WORK TO BE COMPLETED
Retype, word for word, only the lines from the one with "Y ~ Categorical([1/4, 1/2, 1/4])" through the last line of the data below.

DATASET EXCERPTS
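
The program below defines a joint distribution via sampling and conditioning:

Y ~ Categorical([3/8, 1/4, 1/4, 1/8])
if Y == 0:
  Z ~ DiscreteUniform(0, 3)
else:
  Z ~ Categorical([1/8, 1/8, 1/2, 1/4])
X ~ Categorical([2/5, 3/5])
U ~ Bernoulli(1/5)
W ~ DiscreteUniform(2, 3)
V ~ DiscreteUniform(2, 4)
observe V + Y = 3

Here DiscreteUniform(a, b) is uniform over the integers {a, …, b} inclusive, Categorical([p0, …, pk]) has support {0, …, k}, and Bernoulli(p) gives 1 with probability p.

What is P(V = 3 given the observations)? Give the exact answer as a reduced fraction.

P(V = 3 | obs) = 3/5

Enumerate traces; 64 have nonzero weight after conditioning:
  (Y=0, Z=0, X=0, U=0, W=2, V=3) weight 1/200
  (Y=0, Z=0, X=0, U=0, W=3, V=3) weight 1/200
  (Y=0, Z=0, X=0, U=1, W=2, V=3) weight 1/800
  (Y=0, Z=0, X=0, U=1, W=3, V=3) weight 1/800
  (Y=0, Z=0, X=1, U=0, W=2, V=3) weight 3/400
  (Y=0, Z=0, X=1, U=0, W=3, V=3) weight 3/400
  (Y=0, Z=0, X=1, U=1, W=2, V=3) weight 3/1600
  (Y=0, Z=0, X=1, U=1, W=3, V=3) weight 3/1600
  (Y=1, Z=0, X=0, U=0, W=2, V=2) weight 1/600
  … 55 more
Group by V:
  weight(V=2) = 1/12
  weight(V=3) = 1/8
Total weight = 1/12 + 1/8 = 5/24
P(V=2 | obs) = 1/12 / 5/24 = 2/5
P(V=3 | obs) = 1/8 / 5/24 = 3/5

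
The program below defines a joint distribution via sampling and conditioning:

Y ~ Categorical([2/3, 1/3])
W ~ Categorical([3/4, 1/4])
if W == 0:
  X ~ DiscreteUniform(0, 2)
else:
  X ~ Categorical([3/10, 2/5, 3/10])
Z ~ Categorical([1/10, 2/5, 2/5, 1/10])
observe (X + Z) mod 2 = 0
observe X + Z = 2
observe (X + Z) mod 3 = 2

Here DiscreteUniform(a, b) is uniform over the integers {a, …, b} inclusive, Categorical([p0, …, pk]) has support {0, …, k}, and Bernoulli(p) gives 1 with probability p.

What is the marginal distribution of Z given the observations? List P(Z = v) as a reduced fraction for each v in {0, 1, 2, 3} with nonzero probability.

P(Z=0) = 13/121, P(Z=1) = 56/121, P(Z=2) = 52/121

Enumerate traces; 12 have nonzero weight after conditioning:
  (Y=0, W=0, X=0, Z=2) weight 1/15
  (Y=0, W=0, X=1, Z=1) weight 1/15
  (Y=0, W=0, X=2, Z=0) weight 1/60
  (Y=0, W=1, X=0, Z=2) weight 1/50
  (Y=0, W=1, X=1, Z=1) weight 2/75
  (Y=0, W=1, X=2, Z=0) weight 1/200
  (Y=1, W=0, X=0, Z=2) weight 1/30
  (Y=1, W=0, X=1, Z=1) weight 1/30
  … 4 more
Group by Z:
  weight(Z=0) = 13/400
  weight(Z=1) = 7/50
  weight(Z=2) = 13/100
Total weight = 13/400 + 7/50 + 13/100 = 121/400
P(Z=0 | obs) = 13/400 / 121/400 = 13/121
P(Z=1 | obs) = 7/50 / 121/400 = 56/121
P(Z=2 | obs) = 13/100 / 121/400 = 52/121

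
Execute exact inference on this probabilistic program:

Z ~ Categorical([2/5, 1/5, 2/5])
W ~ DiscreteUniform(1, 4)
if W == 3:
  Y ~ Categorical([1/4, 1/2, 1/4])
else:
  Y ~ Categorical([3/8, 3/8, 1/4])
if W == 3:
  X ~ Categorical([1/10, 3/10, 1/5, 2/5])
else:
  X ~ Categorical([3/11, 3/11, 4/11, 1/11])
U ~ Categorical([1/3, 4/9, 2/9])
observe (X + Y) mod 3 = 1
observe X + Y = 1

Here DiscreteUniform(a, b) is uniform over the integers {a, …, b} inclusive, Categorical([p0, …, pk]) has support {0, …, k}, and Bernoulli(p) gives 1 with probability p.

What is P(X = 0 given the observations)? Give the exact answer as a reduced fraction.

Enumerate traces; 72 have nonzero weight after conditioning:
  (Z=0, W=1, Y=0, X=1, U=0) weight 3/880
  (Z=0, W=1, Y=0, X=1, U=1) weight 1/220
  (Z=0, W=1, Y=0, X=1, U=2) weight 1/440
  (Z=0, W=1, Y=1, X=0, U=0) weight 3/880
  (Z=0, W=1, Y=1, X=0, U=1) weight 1/220
  (Z=0, W=1, Y=1, X=0, U=2) weight 1/440
  (Z=0, W=2, Y=0, X=1, U=0) weight 3/880
  (Z=0, W=2, Y=0, X=1, U=1) weight 1/220
  … 64 more
Group by X:
  weight(X=0) = 157/1760
  weight(X=1) = 21/220
Total weight = 157/1760 + 21/220 = 65/352
P(X=0 | obs) = 157/1760 / 65/352 = 157/325
P(X=1 | obs) = 21/220 / 65/352 = 168/325

P(X = 0 | obs) = 157/325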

PROBLEM SOLUTION
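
  Y ~ Categorical([1/4, 1/2, 1/4])
else:
  Y ~ Categorical([3/8, 3/8, 1/4])
if W == 3:
  X ~ Categorical([1/10, 3/10, 1/5, 2/5])
else:
  X ~ Categorical([3/11, 3/11, 4/11, 1/11])
U ~ Categorical([1/3, 4/9, 2/9])
observe (X + Y) mod 3 = 1
observe X + Y = 1

Here DiscreteUniform(a, b) is uniform over the integers {a, …, b} inclusive, Categorical([p0, …, pk]) has support {0, …, k}, and Bernoulli(p) gives 1 with probability p.

What is P(X = 0 given the observations)? Give the exact answer as a reduced fraction.

Enumerate traces; 72 have nonzero weight after conditioning:
  (Z=0, W=1, Y=0, X=1, U=0) weight 3/880
  (Z=0, W=1, Y=0, X=1, U=1) weight 1/220
  (Z=0, W=1, Y=0, X=1, U=2) weight 1/440
  (Z=0, W=1, Y=1, X=0, U=0) weight 3/880
  (Z=0, W=1, Y=1, X=0, U=1) weight 1/220
  (Z=0, W=1, Y=1, X=0, U=2) weight 1/440
  (Z=0, W=2, Y=0, X=1, U=0) weight 3/880
  (Z=0, W=2, Y=0, X=1, U=1) weight 1/220
  … 64 more
Group by X:
  weight(X=0) = 157/1760
  weight(X=1) = 21/220
Total weight = 157/1760 + 21/220 = 65/352
P(X=0 | obs) = 157/1760 / 65/352 = 157/325
P(X=1 | obs) = 21/220 / 65/352 = 168/325

P(X = 0 | obs) = 157/325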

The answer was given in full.